Task prompt
Where does the word "into" show up in the records? Copy every line that holds it.

Data extracted from a collection:
--
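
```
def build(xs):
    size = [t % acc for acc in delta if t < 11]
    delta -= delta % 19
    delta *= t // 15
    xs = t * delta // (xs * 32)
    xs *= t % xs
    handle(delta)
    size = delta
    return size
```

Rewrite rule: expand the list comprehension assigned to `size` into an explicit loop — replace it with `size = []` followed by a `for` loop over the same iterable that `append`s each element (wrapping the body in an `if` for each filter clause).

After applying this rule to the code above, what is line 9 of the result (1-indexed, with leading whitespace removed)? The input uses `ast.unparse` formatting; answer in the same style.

Transformed code:
def build(xs):
    size = []
    for acc in delta:
        if t < 11:
            size.append(t % acc)
    delta -= delta % 19
    delta *= t // 15
    xs = t * delta // (xs * 32)
    xs *= t % xs
    handle(delta)
    size = delta
    return size

xs *= t % xs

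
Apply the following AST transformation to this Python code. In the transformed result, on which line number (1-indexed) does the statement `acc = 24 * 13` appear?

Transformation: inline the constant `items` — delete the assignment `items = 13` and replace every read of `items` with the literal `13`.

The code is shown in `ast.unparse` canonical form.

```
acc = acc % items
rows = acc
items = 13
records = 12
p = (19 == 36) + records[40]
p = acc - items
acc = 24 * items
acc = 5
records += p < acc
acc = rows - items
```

6

Transformed code:
acc = acc % 13
rows = acc
records = 12
p = (19 == 36) + records[40]
p = acc - 13
acc = 24 * 13
acc = 5
records += p < acc
acc = rows - 13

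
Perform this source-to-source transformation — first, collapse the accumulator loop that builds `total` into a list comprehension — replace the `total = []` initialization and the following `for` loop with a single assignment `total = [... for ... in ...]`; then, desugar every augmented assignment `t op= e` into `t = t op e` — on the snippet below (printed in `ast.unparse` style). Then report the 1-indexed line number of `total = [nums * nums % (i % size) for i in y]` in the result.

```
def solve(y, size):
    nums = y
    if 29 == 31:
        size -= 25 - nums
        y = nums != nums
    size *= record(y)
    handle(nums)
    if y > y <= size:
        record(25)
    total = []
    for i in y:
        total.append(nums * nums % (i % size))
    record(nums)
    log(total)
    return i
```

Transformed code:
def solve(y, size):
    nums = y
    if 29 == 31:
        size = size - (25 - nums)
        y = nums != nums
    size = size * record(y)
    handle(nums)
    if y > y <= size:
        record(25)
    total = [nums * nums % (i % size) for i in y]
    record(nums)
    log(total)
    return i

10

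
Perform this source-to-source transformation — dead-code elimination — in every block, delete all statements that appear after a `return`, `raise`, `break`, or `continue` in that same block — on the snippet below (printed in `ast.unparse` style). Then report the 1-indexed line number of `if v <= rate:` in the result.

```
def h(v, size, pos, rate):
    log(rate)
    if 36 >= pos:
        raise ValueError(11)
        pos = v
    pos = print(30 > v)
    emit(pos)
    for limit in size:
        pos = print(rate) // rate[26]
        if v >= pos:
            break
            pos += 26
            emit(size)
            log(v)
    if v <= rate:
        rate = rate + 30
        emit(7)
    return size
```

Transformed code:
def h(v, size, pos, rate):
    log(rate)
    if 36 >= pos:
        raise ValueError(11)
    pos = print(30 > v)
    emit(pos)
    for limit in size:
        pos = print(rate) // rate[26]
        if v >= pos:
            break
    if v <= rate:
        rate = rate + 30
        emit(7)
    return size

11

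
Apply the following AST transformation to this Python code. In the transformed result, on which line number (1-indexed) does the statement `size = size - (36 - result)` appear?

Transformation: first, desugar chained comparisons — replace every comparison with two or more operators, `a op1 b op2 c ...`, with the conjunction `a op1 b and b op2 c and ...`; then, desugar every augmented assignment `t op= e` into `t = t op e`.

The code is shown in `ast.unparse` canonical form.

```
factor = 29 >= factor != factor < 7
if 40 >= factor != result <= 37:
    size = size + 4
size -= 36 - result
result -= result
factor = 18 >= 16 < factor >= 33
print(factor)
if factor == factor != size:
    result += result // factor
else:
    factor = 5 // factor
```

4

Transformed code:
factor = 29 >= factor and factor != factor and (factor < 7)
if 40 >= factor and factor != result and (result <= 37):
    size = size + 4
size = size - (36 - result)
result = result - result
factor = 18 >= 16 and 16 < factor and (factor >= 33)
print(factor)
if factor == factor and factor != size:
    result = result + result // factor
else:
    factor = 5 // factor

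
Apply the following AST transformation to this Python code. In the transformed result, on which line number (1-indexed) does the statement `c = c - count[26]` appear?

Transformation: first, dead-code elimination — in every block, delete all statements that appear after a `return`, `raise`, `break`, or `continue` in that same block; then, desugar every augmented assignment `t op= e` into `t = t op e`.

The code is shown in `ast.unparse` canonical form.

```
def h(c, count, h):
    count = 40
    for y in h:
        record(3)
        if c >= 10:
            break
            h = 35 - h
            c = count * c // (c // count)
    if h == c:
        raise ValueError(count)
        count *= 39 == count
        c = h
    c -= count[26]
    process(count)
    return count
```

9

Transformed code:
def h(c, count, h):
    count = 40
    for y in h:
        record(3)
        if c >= 10:
            break
    if h == c:
        raise ValueError(count)
    c = c - count[26]
    process(count)
    return count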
--
Response box
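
Rewrite rule: expand the list comprehension assigned to `size` into an explicit loop — replace it with `size = []` followed by a `for` loop over the same iterable that `append`s each element (wrapping the body in an `if` for each filter clause).
Perform this source-to-source transformation — first, collapse the accumulator loop that builds `total` into a list comprehension — replace the `total = []` initialization and the following `for` loop with a single assignment `total = [... for ... in ...]`; then, desugar every augmented assignment `t op= e` into `t = t op e` — on the snippet below (printed in `ast.unparse` style). Then report the 1-indexed line number of `total = [nums * nums % (i % size) for i in y]` in the result.
Transformation: first, desugar chained comparisons — replace every comparison with two or more operators, `a op1 b op2 c ...`, with the conjunction `a op1 b and b op2 c and ...`; then, desugar every augmented assignment `t op= e` into `t = t op e`.
Transformation: first, dead-code elimination — in every block, delete all statements that appear after a `return`, `raise`, `break`, or `continue` in that same block; then, desugar every augmented assignment `t op= e` into `t = t op e`.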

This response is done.